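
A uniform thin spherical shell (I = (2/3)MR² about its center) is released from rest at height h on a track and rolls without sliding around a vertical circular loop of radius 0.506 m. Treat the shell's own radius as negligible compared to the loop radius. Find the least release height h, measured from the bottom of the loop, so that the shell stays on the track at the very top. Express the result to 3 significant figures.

The moment of inertia is (2/3)MR², giving k ≡ I/(MR²) = 2/3.
At the top, contact is just lost when gravity alone supplies the centripetal force: Mg = Mv_top²/r, i.e. v_top² = gr.
With ω = v/R, the kinetic energy at speed v is ½(1+k)Mv² = (5/6)Mv².
Energy conservation from release (height h) to the top (height 2r): Mgh = Mg(2r) + (5/6)M·gr.
Thus h_min = 2r + (1+k)r/2 = r(2 + 1.667/2) = 0.506 × 2.833 ≈ 1.43 m.

h_min ≈ 1.43 m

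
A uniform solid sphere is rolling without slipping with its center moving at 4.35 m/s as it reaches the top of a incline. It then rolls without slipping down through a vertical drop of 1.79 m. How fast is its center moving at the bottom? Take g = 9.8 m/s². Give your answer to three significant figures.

v ≈ 6.63 m/s

With I = (2/5)MR², the ratio k = I/(MR²) is 0.4.
The rolling condition ω = v/R makes the rotational term ½I(v/R)² = ½kMv², so KE_total = ½(1+k)Mv² = (7/10)Mv².
Conserving energy between top and bottom: (7/10)Mv² = (7/10)Mv₀² + Mgh, hence v² = v₀² + 2gh/(1+k).
v = √(4.35² + 2×9.8×1.79/1.4) = √43.98 ≈ 6.63 m/s.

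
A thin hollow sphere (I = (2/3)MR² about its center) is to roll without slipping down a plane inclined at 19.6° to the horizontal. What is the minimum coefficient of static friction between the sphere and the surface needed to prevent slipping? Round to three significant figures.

Here I = (2/3)MR², so the shape factor k = I/(MR²) = 2/3.
Translational: Mg sinθ − f = Ma. Rotational about the CM: fR = Iα = kMRa, so f = kMa.
These give a = g sinθ/(1+k) and the required friction f = kMg sinθ/(1+k).
The normal force is N = Mg cosθ, so μ_min = f/N = k tanθ/(1+k).
μ_min = (2/3) × tan19.6° / 1.667 ≈ 0.142.

μ_min ≈ 0.142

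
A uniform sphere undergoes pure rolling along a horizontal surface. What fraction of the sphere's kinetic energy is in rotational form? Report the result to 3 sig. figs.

fraction ≈ 0.286

Here I = (2/5)MR², so the shape factor k = I/(MR²) = 0.4.
With ω = v/R, KE_trans = ½Mv² and KE_rot = ½Iω² = ½kMv², so KE_total = ½(1+k)Mv².
The rotational fraction is therefore k/(1+k) = 0.4/1.4 ≈ 0.286.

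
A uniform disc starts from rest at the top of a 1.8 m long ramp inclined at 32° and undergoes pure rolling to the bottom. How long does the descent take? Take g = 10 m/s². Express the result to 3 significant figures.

t ≈ 1.01 s

For this body I = (1/2)MR², i.e. k = I/(MR²) = 0.5.
Along the incline Mg sinθ − f = Ma, and torque about the center fR = Iα = kMR²(a/R) gives f = kMa.
Hence a = g sinθ/(1+k) = 10×sin32°/1.5 = 3.533 m/s².
With constant a from rest, t = √(2L/a) = √(2·1.8/3.533) ≈ 1.01 s.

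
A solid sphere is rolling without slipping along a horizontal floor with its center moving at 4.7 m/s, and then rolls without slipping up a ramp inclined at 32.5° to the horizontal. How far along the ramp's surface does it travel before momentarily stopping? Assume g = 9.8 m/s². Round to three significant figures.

d ≈ 2.94 m

With I = (2/5)MR², the ratio k = I/(MR²) is 0.4.
Pure rolling means v = ωR; then KE = ½Mv² + ½I(v/R)² = ½(1+k)Mv² = (7/10)Mv².
Setting this equal to Mgh gives the vertical rise h = (1+k)v₀²/(2g) = 1.4×4.7²/(2×9.8) = 1.578 m.
Along the incline, d = h/sinθ = 1.578/sin32.5° ≈ 2.94 m.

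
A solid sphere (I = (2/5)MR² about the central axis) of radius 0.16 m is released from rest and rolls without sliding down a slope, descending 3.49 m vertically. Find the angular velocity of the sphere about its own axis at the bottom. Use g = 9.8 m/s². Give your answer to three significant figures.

ω ≈ 43.7 rad/s

The moment of inertia is (2/5)MR², giving k ≡ I/(MR²) = 0.4.
Since it rolls without slipping, ω = v/R and KE = ½Mv² + ½Iω² = ½(1+k)Mv² = (7/10)Mv².
Energy conservation Mgh = ½(1+k)Mv² gives v = √(2gh/(1+k)) = √(2 × 9.8 × 3.49 / 1.4) = 6.99 m/s.
The angular speed follows from ω = v/R = 6.99/0.16 ≈ 43.7 rad/s.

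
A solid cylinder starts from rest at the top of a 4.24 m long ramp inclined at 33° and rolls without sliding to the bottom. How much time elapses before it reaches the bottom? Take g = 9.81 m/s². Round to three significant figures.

t ≈ 1.54 s

Here I = (1/2)MR², so the shape factor k = I/(MR²) = 0.5.
Newton's second law down the slope: Mg sinθ − f = Ma. The torque equation fR = Iα (with α = a/R) gives f = kMa.
Hence a = g sinθ/(1+k) = 9.81×sin33°/1.5 = 3.562 m/s².
With constant a from rest, t = √(2L/a) = √(2·4.24/3.562) ≈ 1.54 s.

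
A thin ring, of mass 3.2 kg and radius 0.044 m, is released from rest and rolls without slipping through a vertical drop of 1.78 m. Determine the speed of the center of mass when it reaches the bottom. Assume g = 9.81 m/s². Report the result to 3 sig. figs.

With I = MR², the ratio k = I/(MR²) is 1.
The rolling condition ω = v/R makes the rotational term ½I(v/R)² = ½kMv², so KE_total = ½(1+k)Mv² = Mv².
Energy conservation: Mgh = Mv², so v = √(2gh/(1+k)) = √(2 × 9.81 × 1.78 / 2) ≈ 4.18 m/s.

v ≈ 4.18 m/s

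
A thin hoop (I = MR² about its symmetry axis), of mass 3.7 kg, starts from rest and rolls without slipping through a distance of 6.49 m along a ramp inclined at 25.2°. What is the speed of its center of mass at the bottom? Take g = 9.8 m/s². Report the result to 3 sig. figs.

Here I = MR², so the shape factor k = I/(MR²) = 1.
Since it rolls without slipping, ω = v/R and KE = ½Mv² + ½Iω² = ½(1+k)Mv² = Mv².
The vertical drop is h = L sinθ = 6.49 × sin25.2° = 2.763 m.
Energy conservation: Mgh = Mv², so v = √(2gh/(1+k)) = √(2 × 9.8 × 2.763 / 2) ≈ 5.20 m/s.

v ≈ 5.20 m/s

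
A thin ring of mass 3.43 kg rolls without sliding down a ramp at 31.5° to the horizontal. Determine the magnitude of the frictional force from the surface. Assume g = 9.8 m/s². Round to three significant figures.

f ≈ 8.78 N

The moment of inertia is MR², giving k ≡ I/(MR²) = 1.
Newton's second law down the slope: Mg sinθ − f = Ma. The torque equation fR = Iα (with α = a/R) gives f = kMa.
Combining, a = g sinθ/(1+k) and f = kMa = kMg sinθ/(1+k).
f = 1 × 3.43 × 9.8 × sin31.5° / 2 ≈ 8.78 N.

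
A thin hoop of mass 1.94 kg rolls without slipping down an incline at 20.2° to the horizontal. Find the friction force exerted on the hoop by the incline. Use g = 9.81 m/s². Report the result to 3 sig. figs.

f ≈ 3.29 N

For this body I = MR², i.e. k = I/(MR²) = 1.
Newton's second law down the slope: Mg sinθ − f = Ma. The torque equation fR = Iα (with α = a/R) gives f = kMa.
Combining, a = g sinθ/(1+k) and f = kMa = kMg sinθ/(1+k).
f = 1 × 1.94 × 9.81 × sin20.2° / 2 ≈ 3.29 N.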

++++++++

**PROBLEM TO WORK ON:**
Print every line of the listing shown above, exactly.

**TASK SOLUTION:**
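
A uniform thin spherical shell (I = (2/3)MR² about its center) is released from rest at height h on a track and rolls without sliding around a vertical circular loop of radius 0.506 m. Treat the shell's own radius as negligible compared to the loop radius. Find the least release height h, measured from the bottom of the loop, so that the shell stays on the track at the very top. Express the result to 3 significant figures.

The moment of inertia is (2/3)MR², giving k ≡ I/(MR²) = 2/3.
At the top, contact is just lost when gravity alone supplies the centripetal force: Mg = Mv_top²/r, i.e. v_top² = gr.
With ω = v/R, the kinetic energy at speed v is ½(1+k)Mv² = (5/6)Mv².
Energy conservation from release (height h) to the top (height 2r): Mgh = Mg(2r) + (5/6)M·gr.
Thus h_min = 2r + (1+k)r/2 = r(2 + 1.667/2) = 0.506 × 2.833 ≈ 1.43 m.

h_min ≈ 1.43 m

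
A uniform solid sphere is rolling without slipping with its center moving at 4.35 m/s as it reaches the top of a incline. It then rolls without slipping down through a vertical drop of 1.79 m. How fast is its center moving at the bottom? Take g = 9.8 m/s². Give your answer to three significant figures.

v ≈ 6.63 m/s

With I = (2/5)MR², the ratio k = I/(MR²) is 0.4.
The rolling condition ω = v/R makes the rotational term ½I(v/R)² = ½kMv², so KE_total = ½(1+k)Mv² = (7/10)Mv².
Conserving energy between top and bottom: (7/10)Mv² = (7/10)Mv₀² + Mgh, hence v² = v₀² + 2gh/(1+k).
v = √(4.35² + 2×9.8×1.79/1.4) = √43.98 ≈ 6.63 m/s.

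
A thin hollow sphere (I = (2/3)MR² about its center) is to roll without slipping down a plane inclined at 19.6° to the horizontal. What is the minimum coefficient of static friction between the sphere and the surface needed to prevent slipping? Round to three significant figures.

Here I = (2/3)MR², so the shape factor k = I/(MR²) = 2/3.
Translational: Mg sinθ − f = Ma. Rotational about the CM: fR = Iα = kMRa, so f = kMa.
These give a = g sinθ/(1+k) and the required friction f = kMg sinθ/(1+k).
The normal force is N = Mg cosθ, so μ_min = f/N = k tanθ/(1+k).
μ_min = (2/3) × tan19.6° / 1.667 ≈ 0.142.

μ_min ≈ 0.142

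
A uniform sphere undergoes pure rolling along a horizontal surface. What fraction of the sphere's kinetic energy is in rotational form? Report the result to 3 sig. figs.

fraction ≈ 0.286

Here I = (2/5)MR², so the shape factor k = I/(MR²) = 0.4.
With ω = v/R, KE_trans = ½Mv² and KE_rot = ½Iω² = ½kMv², so KE_total = ½(1+k)Mv².
The rotational fraction is therefore k/(1+k) = 0.4/1.4 ≈ 0.286.

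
A uniform disc starts from rest at the top of a 1.8 m long ramp inclined at 32° and undergoes pure rolling to the bottom. How long does the descent take? Take g = 10 m/s². Express the result to 3 significant figures.

t ≈ 1.01 s

For this body I = (1/2)MR², i.e. k = I/(MR²) = 0.5.
Along the incline Mg sinθ − f = Ma, and torque about the center fR = Iα = kMR²(a/R) gives f = kMa.
Hence a = g sinθ/(1+k) = 10×sin32°/1.5 = 3.533 m/s².
With constant a from rest, t = √(2L/a) = √(2·1.8/3.533) ≈ 1.01 s.

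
A solid sphere is rolling without slipping along a horizontal floor with its center moving at 4.7 m/s, and then rolls without slipping up a ramp inclined at 32.5° to the horizontal. How far along the ramp's surface does it travel before momentarily stopping? Assume g = 9.8 m/s². Round to three significant figures.

d ≈ 2.94 m

With I = (2/5)MR², the ratio k = I/(MR²) is 0.4.
Pure rolling means v = ωR; then KE = ½Mv² + ½I(v/R)² = ½(1+k)Mv² = (7/10)Mv².
Setting this equal to Mgh gives the vertical rise h = (1+k)v₀²/(2g) = 1.4×4.7²/(2×9.8) = 1.578 m.
Along the incline, d = h/sinθ = 1.578/sin32.5° ≈ 2.94 m.

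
A solid sphere (I = (2/5)MR² about the central axis) of radius 0.16 m is released from rest and rolls without sliding down a slope, descending 3.49 m vertically. Find the angular velocity of the sphere about its own axis at the bottom. Use g = 9.8 m/s². Give your answer to three significant figures.

ω ≈ 43.7 rad/s

The moment of inertia is (2/5)MR², giving k ≡ I/(MR²) = 0.4.
Since it rolls without slipping, ω = v/R and KE = ½Mv² + ½Iω² = ½(1+k)Mv² = (7/10)Mv².
Energy conservation Mgh = ½(1+k)Mv² gives v = √(2gh/(1+k)) = √(2 × 9.8 × 3.49 / 1.4) = 6.99 m/s.
The angular speed follows from ω = v/R = 6.99/0.16 ≈ 43.7 rad/s.

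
A solid cylinder starts from rest at the top of a 4.24 m long ramp inclined at 33° and rolls without sliding to the bottom. How much time elapses before it reaches the bottom? Take g = 9.81 m/s². Round to three significant figures.

t ≈ 1.54 s

Here I = (1/2)MR², so the shape factor k = I/(MR²) = 0.5.
Newton's second law down the slope: Mg sinθ − f = Ma. The torque equation fR = Iα (with α = a/R) gives f = kMa.
Hence a = g sinθ/(1+k) = 9.81×sin33°/1.5 = 3.562 m/s².
With constant a from rest, t = √(2L/a) = √(2·4.24/3.562) ≈ 1.54 s.

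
A thin ring, of mass 3.2 kg and radius 0.044 m, is released from rest and rolls without slipping through a vertical drop of 1.78 m. Determine the speed of the center of mass when it reaches the bottom. Assume g = 9.81 m/s². Report the result to 3 sig. figs.

With I = MR², the ratio k = I/(MR²) is 1.
The rolling condition ω = v/R makes the rotational term ½I(v/R)² = ½kMv², so KE_total = ½(1+k)Mv² = Mv².
Energy conservation: Mgh = Mv², so v = √(2gh/(1+k)) = √(2 × 9.81 × 1.78 / 2) ≈ 4.18 m/s.

v ≈ 4.18 m/s

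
A thin hoop (I = MR² about its symmetry axis), of mass 3.7 kg, starts from rest and rolls without slipping through a distance of 6.49 m along a ramp inclined at 25.2°. What is the speed of its center of mass at the bottom? Take g = 9.8 m/s². Report the result to 3 sig. figs.

Here I = MR², so the shape factor k = I/(MR²) = 1.
Since it rolls without slipping, ω = v/R and KE = ½Mv² + ½Iω² = ½(1+k)Mv² = Mv².
The vertical drop is h = L sinθ = 6.49 × sin25.2° = 2.763 m.
Energy conservation: Mgh = Mv², so v = √(2gh/(1+k)) = √(2 × 9.8 × 2.763 / 2) ≈ 5.20 m/s.

v ≈ 5.20 m/s

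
A thin ring of mass 3.43 kg rolls without sliding down a ramp at 31.5° to the horizontal. Determine the magnitude of the frictional force from the surface. Assume g = 9.8 m/s². Round to three significant figures.

f ≈ 8.78 N

The moment of inertia is MR², giving k ≡ I/(MR²) = 1.
Newton's second law down the slope: Mg sinθ − f = Ma. The torque equation fR = Iα (with α = a/R) gives f = kMa.
Combining, a = g sinθ/(1+k) and f = kMa = kMg sinθ/(1+k).
f = 1 × 3.43 × 9.8 × sin31.5° / 2 ≈ 8.78 N.

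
A thin hoop of mass 1.94 kg rolls without slipping down an incline at 20.2° to the horizontal. Find the friction force exerted on the hoop by the incline. Use g = 9.81 m/s². Report the result to 3 sig. figs.

f ≈ 3.29 N

For this body I = MR², i.e. k = I/(MR²) = 1.
Newton's second law down the slope: Mg sinθ − f = Ma. The torque equation fR = Iα (with α = a/R) gives f = kMa.
Combining, a = g sinθ/(1+k) and f = kMa = kMg sinθ/(1+k).
f = 1 × 1.94 × 9.81 × sin20.2° / 2 ≈ 3.29 N.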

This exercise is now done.